**Input:**
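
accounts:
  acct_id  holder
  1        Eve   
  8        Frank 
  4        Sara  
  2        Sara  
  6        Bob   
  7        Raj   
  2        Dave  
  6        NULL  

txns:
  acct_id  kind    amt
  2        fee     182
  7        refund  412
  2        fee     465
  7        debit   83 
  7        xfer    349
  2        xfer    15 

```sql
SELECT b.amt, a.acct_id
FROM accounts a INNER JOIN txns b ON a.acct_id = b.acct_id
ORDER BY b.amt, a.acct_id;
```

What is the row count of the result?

9

INNER JOIN keeps only pairs where the ON condition holds.
Matching on a.acct_id = b.acct_id.
Matched pairs: 9.
Total: 9 rows.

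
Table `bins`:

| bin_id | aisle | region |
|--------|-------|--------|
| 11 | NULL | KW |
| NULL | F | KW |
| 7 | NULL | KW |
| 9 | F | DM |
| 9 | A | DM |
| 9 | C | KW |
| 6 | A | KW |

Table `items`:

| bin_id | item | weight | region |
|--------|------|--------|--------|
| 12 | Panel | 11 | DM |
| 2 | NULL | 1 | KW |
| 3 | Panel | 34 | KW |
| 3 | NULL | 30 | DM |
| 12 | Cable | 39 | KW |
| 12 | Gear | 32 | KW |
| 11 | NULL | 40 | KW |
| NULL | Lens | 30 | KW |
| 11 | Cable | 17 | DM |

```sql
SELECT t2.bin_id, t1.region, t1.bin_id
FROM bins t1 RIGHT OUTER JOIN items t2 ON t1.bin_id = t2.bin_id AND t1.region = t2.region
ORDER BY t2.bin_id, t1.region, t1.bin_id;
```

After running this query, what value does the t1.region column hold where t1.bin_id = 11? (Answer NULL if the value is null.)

RIGHT JOIN keeps every row from `items`; unmatched rows get NULL for `bins`'s columns.
Matching on t1.bin_id = t2.bin_id AND t1.region = t2.region. A NULL in a compared column never satisfies the condition.
- t1 (bin_id=11, region=KW) pairs with 1 row(s) of t2.
- t1 (bin_id=NULL, region=KW) has no partner in t2.
- t1 (bin_id=7, region=KW) has no partner in t2.
- t1 (bin_id=9, region=DM) has no partner in t2.
- t1 (bin_id=9, region=DM) has no partner in t2.
- t1 (bin_id=9, region=KW) has no partner in t2.
- t1 (bin_id=6, region=KW) has no partner in t2.
- plus 8 unmatched t2 row(s), each kept with NULL t1 columns.

KW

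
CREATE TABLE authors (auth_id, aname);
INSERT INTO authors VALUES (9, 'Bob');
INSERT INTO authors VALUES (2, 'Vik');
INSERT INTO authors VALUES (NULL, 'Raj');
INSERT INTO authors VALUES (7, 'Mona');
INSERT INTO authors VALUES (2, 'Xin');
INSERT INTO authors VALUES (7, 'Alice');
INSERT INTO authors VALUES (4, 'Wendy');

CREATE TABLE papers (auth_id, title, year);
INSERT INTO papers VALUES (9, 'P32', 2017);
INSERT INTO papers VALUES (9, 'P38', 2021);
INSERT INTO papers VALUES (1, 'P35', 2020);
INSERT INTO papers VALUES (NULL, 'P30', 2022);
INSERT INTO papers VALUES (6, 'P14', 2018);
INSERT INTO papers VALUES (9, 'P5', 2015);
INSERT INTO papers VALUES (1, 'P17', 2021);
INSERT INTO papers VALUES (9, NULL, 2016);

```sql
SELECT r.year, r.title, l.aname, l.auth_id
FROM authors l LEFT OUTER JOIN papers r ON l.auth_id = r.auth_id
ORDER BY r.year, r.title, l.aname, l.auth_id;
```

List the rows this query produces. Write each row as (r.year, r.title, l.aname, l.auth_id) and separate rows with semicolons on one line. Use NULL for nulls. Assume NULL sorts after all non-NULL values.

LEFT JOIN keeps every row from `authors`; unmatched rows get NULL for `papers`'s columns.
Matching on l.auth_id = r.auth_id. A NULL in a compared column never satisfies the condition.
- l[0] auth_id=9 → 4 match(es) in r → 4 row(s).
- l[1] auth_id=2 → no match; kept with NULLs on the r side.
- l[2] auth_id=NULL → no match; kept with NULLs on the r side.
- l[3] auth_id=7 → no match; kept with NULLs on the r side.
- l[4] auth_id=2 → no match; kept with NULLs on the r side.
- l[5] auth_id=7 → no match; kept with NULLs on the r side.
- l[6] auth_id=4 → no match; kept with NULLs on the r side.
After projecting and ordering:
r.year | r.title | l.aname | l.auth_id
2015 | P5 | Bob | 9
2016 | NULL | Bob | 9
2017 | P32 | Bob | 9
2021 | P38 | Bob | 9
NULL | NULL | Alice | 7
NULL | NULL | Mona | 7
NULL | NULL | Raj | NULL
NULL | NULL | Vik | 2
NULL | NULL | Wendy | 4
NULL | NULL | Xin | 2

(2015, P5, Bob, 9); (2016, NULL, Bob, 9); (2017, P32, Bob, 9); (2021, P38, Bob, 9); (NULL, NULL, Alice, 7); (NULL, NULL, Mona, 7); (NULL, NULL, Raj, NULL); (NULL, NULL, Vik, 2); (NULL, NULL, Wendy, 4); (NULL, NULL, Xin, 2)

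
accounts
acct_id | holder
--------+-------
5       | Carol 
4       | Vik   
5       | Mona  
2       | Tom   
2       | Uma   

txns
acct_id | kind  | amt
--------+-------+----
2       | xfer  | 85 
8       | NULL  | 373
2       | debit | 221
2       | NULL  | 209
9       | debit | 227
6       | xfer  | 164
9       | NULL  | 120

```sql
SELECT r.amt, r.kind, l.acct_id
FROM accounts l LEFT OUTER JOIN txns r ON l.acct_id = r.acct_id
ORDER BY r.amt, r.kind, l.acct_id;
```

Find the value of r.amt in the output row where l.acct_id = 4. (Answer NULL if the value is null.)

NULL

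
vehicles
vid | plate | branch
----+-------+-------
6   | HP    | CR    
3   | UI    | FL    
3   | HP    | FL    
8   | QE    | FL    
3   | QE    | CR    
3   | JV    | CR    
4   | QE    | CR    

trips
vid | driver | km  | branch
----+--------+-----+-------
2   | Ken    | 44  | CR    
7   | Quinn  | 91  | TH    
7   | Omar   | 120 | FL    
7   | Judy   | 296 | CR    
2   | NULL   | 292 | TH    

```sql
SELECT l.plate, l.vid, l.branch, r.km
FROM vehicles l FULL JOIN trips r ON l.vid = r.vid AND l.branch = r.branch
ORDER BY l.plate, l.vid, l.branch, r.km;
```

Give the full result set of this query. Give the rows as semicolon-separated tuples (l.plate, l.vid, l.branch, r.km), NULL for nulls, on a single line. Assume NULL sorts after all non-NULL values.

(HP, 3, FL, NULL); (HP, 6, CR, NULL); (JV, 3, CR, NULL); (QE, 3, CR, NULL); (QE, 4, CR, NULL); (QE, 8, FL, NULL); (UI, 3, FL, NULL); (NULL, NULL, NULL, 44); (NULL, NULL, NULL, 91); (NULL, NULL, NULL, 120); (NULL, NULL, NULL, 292); (NULL, NULL, NULL, 296)

FULL OUTER JOIN keeps every row from both sides; unmatched rows get NULL for the other side's columns.
Matching on l.vid = r.vid AND l.branch = r.branch.
- vid=6, branch=CR: no r row matches, row kept with r columns NULL.
- vid=3, branch=FL: no r row matches, row kept with r columns NULL.
- vid=3, branch=FL: no r row matches, row kept with r columns NULL.
- vid=8, branch=FL: no r row matches, row kept with r columns NULL.
- vid=3, branch=CR: no r row matches, row kept with r columns NULL.
- vid=3, branch=CR: no r row matches, row kept with r columns NULL.
- vid=4, branch=CR: no r row matches, row kept with r columns NULL.
- 5 row(s) from r found no l partner → padded with NULL.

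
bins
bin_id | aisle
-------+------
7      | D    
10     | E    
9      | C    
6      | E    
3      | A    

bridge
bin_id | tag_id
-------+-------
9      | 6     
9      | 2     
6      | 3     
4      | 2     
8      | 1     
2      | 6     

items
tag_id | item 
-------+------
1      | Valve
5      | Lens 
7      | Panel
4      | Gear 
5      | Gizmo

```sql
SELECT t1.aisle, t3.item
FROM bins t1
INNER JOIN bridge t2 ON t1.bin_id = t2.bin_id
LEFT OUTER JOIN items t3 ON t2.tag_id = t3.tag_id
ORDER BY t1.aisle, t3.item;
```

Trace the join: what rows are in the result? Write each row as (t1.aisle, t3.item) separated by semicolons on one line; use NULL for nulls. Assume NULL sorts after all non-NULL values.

(C, NULL); (C, NULL); (E, NULL)

Joins associate left-to-right: bins INNER JOIN bridge on bin_id gives 3 intermediate row(s).
Then LEFT JOIN `items t3` on tag_id: each of those 3 rows is kept; rows whose t2.tag_id has no match in t3 get NULL for t3's columns.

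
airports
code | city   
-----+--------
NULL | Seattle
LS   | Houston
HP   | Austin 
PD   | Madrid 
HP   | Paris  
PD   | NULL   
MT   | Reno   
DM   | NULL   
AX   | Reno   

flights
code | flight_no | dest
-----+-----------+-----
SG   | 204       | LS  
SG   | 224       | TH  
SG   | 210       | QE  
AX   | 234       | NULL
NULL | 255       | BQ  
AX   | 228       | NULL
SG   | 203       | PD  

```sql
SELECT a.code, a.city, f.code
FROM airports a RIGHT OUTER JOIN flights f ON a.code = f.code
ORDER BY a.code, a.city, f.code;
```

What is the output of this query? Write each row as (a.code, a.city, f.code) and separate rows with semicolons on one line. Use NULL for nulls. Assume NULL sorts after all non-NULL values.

(AX, Reno, AX); (AX, Reno, AX); (NULL, NULL, SG); (NULL, NULL, SG); (NULL, NULL, SG); (NULL, NULL, SG); (NULL, NULL, NULL)

RIGHT JOIN keeps every row from `flights`; unmatched rows get NULL for `airports`'s columns.
Matching on a.code = f.code. A NULL in a compared column never satisfies the condition.
Matched pairs: 2; unmatched f rows kept: 5.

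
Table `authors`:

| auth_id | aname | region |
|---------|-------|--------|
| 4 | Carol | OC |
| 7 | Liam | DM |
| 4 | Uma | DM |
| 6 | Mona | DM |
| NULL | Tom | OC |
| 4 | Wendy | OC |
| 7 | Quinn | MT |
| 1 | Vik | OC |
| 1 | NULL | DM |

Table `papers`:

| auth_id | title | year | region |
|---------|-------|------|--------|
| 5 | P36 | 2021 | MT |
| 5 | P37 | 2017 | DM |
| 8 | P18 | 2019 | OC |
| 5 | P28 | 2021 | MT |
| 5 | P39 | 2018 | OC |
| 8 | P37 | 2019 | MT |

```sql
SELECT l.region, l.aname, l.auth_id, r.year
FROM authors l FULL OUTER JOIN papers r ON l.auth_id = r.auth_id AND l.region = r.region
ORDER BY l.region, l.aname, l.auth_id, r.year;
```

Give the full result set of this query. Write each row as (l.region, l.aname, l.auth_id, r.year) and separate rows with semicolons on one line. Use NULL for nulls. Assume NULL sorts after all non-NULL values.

(DM, Liam, 7, NULL); (DM, Mona, 6, NULL); (DM, Uma, 4, NULL); (DM, NULL, 1, NULL); (MT, Quinn, 7, NULL); (OC, Carol, 4, NULL); (OC, Tom, NULL, NULL); (OC, Vik, 1, NULL); (OC, Wendy, 4, NULL); (NULL, NULL, NULL, 2017); (NULL, NULL, NULL, 2018); (NULL, NULL, NULL, 2019); (NULL, NULL, NULL, 2019); (NULL, NULL, NULL, 2021); (NULL, NULL, NULL, 2021)

FULL OUTER JOIN keeps every row from both sides; unmatched rows get NULL for the other side's columns.
Matching on l.auth_id = r.auth_id AND l.region = r.region. A NULL in a compared column never satisfies the condition.
- l (auth_id=4, region=OC) has no partner → padded with NULL.
- l (auth_id=7, region=DM) has no partner → padded with NULL.
- l (auth_id=4, region=DM) has no partner → padded with NULL.
- l (auth_id=6, region=DM) has no partner → padded with NULL.
- l (auth_id=NULL, region=OC) has no partner → padded with NULL.
- l (auth_id=4, region=OC) has no partner → padded with NULL.
- l (auth_id=7, region=MT) has no partner → padded with NULL.
- l (auth_id=1, region=OC) has no partner → padded with NULL.
- l (auth_id=1, region=DM) has no partner → padded with NULL.
- 6 row(s) from r found no l partner → padded with NULL.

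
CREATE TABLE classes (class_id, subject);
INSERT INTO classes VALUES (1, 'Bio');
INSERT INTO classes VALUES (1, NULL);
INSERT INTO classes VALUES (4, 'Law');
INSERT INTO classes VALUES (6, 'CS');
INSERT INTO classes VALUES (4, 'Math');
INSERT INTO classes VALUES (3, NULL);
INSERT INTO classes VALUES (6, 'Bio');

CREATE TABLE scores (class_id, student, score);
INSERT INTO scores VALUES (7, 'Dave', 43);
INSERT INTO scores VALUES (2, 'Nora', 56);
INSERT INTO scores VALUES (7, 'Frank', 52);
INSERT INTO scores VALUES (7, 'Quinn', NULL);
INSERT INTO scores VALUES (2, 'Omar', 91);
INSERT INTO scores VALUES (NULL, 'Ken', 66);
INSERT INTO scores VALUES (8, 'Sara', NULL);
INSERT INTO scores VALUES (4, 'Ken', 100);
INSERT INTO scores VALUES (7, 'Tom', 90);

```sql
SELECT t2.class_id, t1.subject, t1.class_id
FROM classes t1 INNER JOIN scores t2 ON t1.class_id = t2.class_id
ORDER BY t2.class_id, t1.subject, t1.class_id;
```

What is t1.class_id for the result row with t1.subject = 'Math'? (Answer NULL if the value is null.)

INNER JOIN keeps only pairs where the ON condition holds.
Matching on t1.class_id = t2.class_id. A NULL in a compared column never satisfies the condition.
Matched pairs: 2.

4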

**Problem to solve:**
Which lines of the data include "accounts"? Copy each of them.

**Task answer:**
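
accounts:
FROM accounts a INNER JOIN txns b ON a.acct_id = b.acct_id
accounts
FROM accounts l LEFT OUTER JOIN txns r ON l.acct_id = r.acct_id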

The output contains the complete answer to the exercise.